Supplied data
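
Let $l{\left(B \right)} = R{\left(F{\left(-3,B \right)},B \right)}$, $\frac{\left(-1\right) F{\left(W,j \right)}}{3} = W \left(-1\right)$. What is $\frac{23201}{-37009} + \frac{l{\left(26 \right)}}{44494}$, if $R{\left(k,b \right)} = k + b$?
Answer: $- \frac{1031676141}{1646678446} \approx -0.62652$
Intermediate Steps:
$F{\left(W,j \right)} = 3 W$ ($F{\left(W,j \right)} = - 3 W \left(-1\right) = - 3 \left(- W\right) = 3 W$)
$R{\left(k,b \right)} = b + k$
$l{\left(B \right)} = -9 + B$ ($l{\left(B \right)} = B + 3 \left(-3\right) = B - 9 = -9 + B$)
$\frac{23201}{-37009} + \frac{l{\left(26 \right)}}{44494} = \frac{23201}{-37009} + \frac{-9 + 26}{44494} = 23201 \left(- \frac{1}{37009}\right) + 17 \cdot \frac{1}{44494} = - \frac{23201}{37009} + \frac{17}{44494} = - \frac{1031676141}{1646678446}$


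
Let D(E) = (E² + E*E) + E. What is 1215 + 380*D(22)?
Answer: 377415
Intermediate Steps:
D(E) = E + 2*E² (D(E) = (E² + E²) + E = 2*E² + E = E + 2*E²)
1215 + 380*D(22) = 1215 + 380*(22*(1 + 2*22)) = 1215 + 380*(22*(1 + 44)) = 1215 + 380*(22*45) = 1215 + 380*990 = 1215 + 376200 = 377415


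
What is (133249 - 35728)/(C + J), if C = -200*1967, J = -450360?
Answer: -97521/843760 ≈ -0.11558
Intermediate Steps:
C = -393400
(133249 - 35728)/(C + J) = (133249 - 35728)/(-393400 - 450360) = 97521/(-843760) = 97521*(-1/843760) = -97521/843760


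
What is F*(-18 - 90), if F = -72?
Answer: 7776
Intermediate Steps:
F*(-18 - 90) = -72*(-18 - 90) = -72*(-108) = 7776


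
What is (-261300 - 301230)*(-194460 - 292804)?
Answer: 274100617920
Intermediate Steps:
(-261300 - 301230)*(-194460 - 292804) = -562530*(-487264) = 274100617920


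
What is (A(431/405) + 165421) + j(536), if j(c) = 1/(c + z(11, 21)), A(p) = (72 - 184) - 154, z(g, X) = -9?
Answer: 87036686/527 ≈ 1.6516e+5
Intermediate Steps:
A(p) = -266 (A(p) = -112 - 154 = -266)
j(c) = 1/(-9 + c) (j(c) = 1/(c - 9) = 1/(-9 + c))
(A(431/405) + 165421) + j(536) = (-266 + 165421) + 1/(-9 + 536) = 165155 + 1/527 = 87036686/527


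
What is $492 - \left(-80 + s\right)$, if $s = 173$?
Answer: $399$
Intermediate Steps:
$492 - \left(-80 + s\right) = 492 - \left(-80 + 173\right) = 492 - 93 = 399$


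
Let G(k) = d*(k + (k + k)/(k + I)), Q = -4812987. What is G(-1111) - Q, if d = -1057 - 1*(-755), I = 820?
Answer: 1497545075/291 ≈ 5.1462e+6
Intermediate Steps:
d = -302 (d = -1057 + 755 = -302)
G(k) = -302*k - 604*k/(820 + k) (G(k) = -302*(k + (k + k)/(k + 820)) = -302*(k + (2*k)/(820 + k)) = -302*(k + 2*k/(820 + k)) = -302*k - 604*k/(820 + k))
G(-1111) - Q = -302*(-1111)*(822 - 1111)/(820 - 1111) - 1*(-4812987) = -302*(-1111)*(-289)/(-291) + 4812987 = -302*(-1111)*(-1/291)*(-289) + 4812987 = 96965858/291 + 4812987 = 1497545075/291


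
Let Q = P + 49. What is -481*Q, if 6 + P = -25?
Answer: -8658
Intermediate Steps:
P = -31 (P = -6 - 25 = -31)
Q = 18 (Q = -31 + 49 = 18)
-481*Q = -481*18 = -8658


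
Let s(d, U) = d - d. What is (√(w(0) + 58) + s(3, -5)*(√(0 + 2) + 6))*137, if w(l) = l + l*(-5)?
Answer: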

Exercise details
Which lines hold the word "Answer"? Copy each of them from the records.

Solution for this exercise
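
Answer: $- \frac{1031676141}{1646678446} \approx -0.62652$
Answer: 377415
Answer: -97521/843760 ≈ -0.11558
Answer: 7776
Answer: 274100617920
Answer: 87036686/527 ≈ 1.6516e+5
Answer: $399$
Answer: 1497545075/291 ≈ 5.1462e+6
Answer: -8658
Answer: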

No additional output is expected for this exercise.